**Directions:** Go through the entries one line at a time, and gather every line that has the word "terms".

--- Data under study Enclosed Below ---

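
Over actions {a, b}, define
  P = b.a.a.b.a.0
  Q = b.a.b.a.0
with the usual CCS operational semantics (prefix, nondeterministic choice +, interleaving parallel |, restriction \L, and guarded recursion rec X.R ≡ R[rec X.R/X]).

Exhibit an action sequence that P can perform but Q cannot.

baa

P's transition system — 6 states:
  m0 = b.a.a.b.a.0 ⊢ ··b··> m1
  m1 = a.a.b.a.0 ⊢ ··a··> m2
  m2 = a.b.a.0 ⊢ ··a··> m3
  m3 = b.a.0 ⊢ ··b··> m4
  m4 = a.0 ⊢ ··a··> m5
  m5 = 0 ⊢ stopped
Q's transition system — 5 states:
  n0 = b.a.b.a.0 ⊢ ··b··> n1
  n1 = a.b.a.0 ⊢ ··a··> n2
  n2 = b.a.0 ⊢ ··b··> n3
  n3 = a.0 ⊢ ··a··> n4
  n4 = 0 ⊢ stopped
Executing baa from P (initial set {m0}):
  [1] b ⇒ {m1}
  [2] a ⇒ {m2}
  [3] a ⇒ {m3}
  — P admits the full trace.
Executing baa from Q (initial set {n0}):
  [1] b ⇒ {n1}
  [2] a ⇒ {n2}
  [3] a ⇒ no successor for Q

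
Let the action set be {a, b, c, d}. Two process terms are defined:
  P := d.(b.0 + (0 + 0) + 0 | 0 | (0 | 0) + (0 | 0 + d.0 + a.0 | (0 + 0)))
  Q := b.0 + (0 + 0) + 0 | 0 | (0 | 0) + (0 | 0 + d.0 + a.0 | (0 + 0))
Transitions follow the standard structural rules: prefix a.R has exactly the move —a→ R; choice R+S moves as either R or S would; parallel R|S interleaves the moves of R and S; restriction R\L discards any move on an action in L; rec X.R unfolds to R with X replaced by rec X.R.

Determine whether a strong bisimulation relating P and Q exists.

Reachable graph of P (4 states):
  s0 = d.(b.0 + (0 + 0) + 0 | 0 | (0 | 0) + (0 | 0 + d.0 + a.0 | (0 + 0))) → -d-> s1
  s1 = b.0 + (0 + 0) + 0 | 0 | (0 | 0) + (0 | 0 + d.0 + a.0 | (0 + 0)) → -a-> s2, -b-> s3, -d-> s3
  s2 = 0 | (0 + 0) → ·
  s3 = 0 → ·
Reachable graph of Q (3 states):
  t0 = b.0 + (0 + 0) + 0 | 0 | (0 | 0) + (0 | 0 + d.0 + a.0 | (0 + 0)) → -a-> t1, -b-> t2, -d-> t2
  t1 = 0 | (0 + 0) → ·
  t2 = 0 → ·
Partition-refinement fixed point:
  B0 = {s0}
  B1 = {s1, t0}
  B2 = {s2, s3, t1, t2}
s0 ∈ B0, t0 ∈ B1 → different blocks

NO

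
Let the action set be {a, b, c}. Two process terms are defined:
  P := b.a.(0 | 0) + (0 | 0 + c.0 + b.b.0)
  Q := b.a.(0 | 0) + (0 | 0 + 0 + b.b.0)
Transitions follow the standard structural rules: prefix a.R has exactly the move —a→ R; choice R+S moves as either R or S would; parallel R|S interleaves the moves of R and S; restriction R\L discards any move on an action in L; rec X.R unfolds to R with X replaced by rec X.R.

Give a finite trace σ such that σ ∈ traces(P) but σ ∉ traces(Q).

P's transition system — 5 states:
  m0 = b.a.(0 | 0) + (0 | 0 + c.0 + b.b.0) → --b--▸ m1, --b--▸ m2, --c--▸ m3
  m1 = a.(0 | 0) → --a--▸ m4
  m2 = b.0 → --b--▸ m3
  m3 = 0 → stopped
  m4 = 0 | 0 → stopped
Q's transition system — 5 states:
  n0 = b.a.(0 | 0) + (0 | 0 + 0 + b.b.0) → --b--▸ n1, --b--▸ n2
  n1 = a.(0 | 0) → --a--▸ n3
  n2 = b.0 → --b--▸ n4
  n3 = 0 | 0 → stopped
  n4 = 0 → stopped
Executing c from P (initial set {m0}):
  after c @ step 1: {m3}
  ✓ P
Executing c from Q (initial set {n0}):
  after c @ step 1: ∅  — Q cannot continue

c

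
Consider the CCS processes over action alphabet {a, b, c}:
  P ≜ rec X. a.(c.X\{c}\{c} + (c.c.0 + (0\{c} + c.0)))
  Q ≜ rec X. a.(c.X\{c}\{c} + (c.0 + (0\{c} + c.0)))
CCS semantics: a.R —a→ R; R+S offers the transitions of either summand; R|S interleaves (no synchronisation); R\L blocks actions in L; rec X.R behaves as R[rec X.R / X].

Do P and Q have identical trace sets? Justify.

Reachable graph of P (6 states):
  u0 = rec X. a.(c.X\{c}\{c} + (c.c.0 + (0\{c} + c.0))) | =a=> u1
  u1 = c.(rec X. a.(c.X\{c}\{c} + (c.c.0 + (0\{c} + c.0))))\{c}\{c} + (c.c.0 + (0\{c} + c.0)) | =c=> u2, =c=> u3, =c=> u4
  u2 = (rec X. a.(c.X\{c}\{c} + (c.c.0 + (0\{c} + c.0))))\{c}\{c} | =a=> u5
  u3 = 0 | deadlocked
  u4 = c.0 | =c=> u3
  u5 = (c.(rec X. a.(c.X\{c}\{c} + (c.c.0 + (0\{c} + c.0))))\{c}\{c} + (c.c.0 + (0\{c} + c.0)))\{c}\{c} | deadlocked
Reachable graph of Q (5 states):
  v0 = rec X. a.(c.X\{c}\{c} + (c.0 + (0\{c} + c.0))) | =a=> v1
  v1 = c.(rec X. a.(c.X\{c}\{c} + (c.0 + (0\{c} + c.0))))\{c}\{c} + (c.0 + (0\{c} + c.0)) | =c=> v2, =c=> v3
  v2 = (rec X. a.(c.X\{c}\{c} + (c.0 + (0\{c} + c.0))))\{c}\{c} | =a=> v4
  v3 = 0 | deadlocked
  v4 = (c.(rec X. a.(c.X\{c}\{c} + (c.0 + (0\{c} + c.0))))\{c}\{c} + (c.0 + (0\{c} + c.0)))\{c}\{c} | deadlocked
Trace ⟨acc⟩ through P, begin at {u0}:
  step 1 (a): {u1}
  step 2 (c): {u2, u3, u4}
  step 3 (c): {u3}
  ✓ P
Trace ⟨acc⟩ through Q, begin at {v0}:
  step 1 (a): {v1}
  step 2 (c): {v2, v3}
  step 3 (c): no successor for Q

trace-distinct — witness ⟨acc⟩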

--- End of Enclosed Data under study ---

**Solution to the problem:**
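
Let the action set be {a, b, c, d}. Two process terms are defined:
Let the action set be {a, b, c}. Two process terms are defined: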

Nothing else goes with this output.